▸ Your assignment
All the entries that follow are to be returned exactly.

((

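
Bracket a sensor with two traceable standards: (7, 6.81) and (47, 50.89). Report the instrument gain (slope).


slope = (y2 - y1) / (x2 - x1)
= (50.89 - 6.81) / (47 - 7)
= 44.0800 / 40
= 1.1020

1.1020


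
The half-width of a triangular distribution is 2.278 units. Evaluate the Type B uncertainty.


u_B = half_width / sqrt(6)
u_B = 2.278 / 2.4494897
u_B = 0.9300

0.9300


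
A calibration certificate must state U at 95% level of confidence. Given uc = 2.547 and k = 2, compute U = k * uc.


U = k * uc
U = 2 * 2.547
U = 5.0940

5.0940


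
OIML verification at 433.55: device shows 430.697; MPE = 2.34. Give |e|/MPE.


e = indication - reference = 430.697 - 433.55 = -2.8530
|e| = 2.8530
ratio = |e| / MPE = 2.8530 / 2.34
ratio = 1.2192

1.2192


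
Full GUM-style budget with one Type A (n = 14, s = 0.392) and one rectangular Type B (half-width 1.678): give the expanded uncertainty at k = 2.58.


u_A = s / sqrt(n) = 0.392 / sqrt(14) = 0.10476641
u_B = half_width / sqrt(3) = 1.678 / sqrt(3) = 0.96879375
uc = sqrt(u_A^2 + u_B^2) = sqrt(0.10476641^2 + 0.96879375^2) = 0.97444206
U = k * uc = 2.58 * 0.97444206
U = 2.5141

2.5141


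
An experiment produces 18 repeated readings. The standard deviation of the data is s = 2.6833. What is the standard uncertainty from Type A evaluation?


u_A = s / sqrt(n)
u_A = 2.6833 / sqrt(18)
u_A = 2.6833 / 4.2426407
u_A = 0.6325

0.6325


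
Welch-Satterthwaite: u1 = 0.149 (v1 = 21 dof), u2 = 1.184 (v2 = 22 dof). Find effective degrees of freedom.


uc = sqrt(u1^2 + u2^2) = sqrt(0.149^2 + 1.184^2) = 1.1933386
v_eff = uc^4 / (u1^4/v1 + u2^4/v2)
= 1.1933386^4 / (0.149^4/21 + 1.184^4/22)
= 2.0279384 / 0.089350755
v_eff = 22.6964

22.6964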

))

▸ Exercise solution
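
Bracket a sensor with two traceable standards: (7, 6.81) and (47, 50.89). Report the instrument gain (slope).


slope = (y2 - y1) / (x2 - x1)
= (50.89 - 6.81) / (47 - 7)
= 44.0800 / 40
= 1.1020

1.1020


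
The half-width of a triangular distribution is 2.278 units. Evaluate the Type B uncertainty.


u_B = half_width / sqrt(6)
u_B = 2.278 / 2.4494897
u_B = 0.9300

0.9300


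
A calibration certificate must state U at 95% level of confidence. Given uc = 2.547 and k = 2, compute U = k * uc.


U = k * uc
U = 2 * 2.547
U = 5.0940

5.0940


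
OIML verification at 433.55: device shows 430.697; MPE = 2.34. Give |e|/MPE.


e = indication - reference = 430.697 - 433.55 = -2.8530
|e| = 2.8530
ratio = |e| / MPE = 2.8530 / 2.34
ratio = 1.2192

1.2192


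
Full GUM-style budget with one Type A (n = 14, s = 0.392) and one rectangular Type B (half-width 1.678): give the expanded uncertainty at k = 2.58.


u_A = s / sqrt(n) = 0.392 / sqrt(14) = 0.10476641
u_B = half_width / sqrt(3) = 1.678 / sqrt(3) = 0.96879375
uc = sqrt(u_A^2 + u_B^2) = sqrt(0.10476641^2 + 0.96879375^2) = 0.97444206
U = k * uc = 2.58 * 0.97444206
U = 2.5141

2.5141


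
An experiment produces 18 repeated readings. The standard deviation of the data is s = 2.6833. What is the standard uncertainty from Type A evaluation?


u_A = s / sqrt(n)
u_A = 2.6833 / sqrt(18)
u_A = 2.6833 / 4.2426407
u_A = 0.6325

0.6325


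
Welch-Satterthwaite: u1 = 0.149 (v1 = 21 dof), u2 = 1.184 (v2 = 22 dof). Find effective degrees of freedom.


uc = sqrt(u1^2 + u2^2) = sqrt(0.149^2 + 1.184^2) = 1.1933386
v_eff = uc^4 / (u1^4/v1 + u2^4/v2)
= 1.1933386^4 / (0.149^4/21 + 1.184^4/22)
= 2.0279384 / 0.089350755
v_eff = 22.6964

22.6964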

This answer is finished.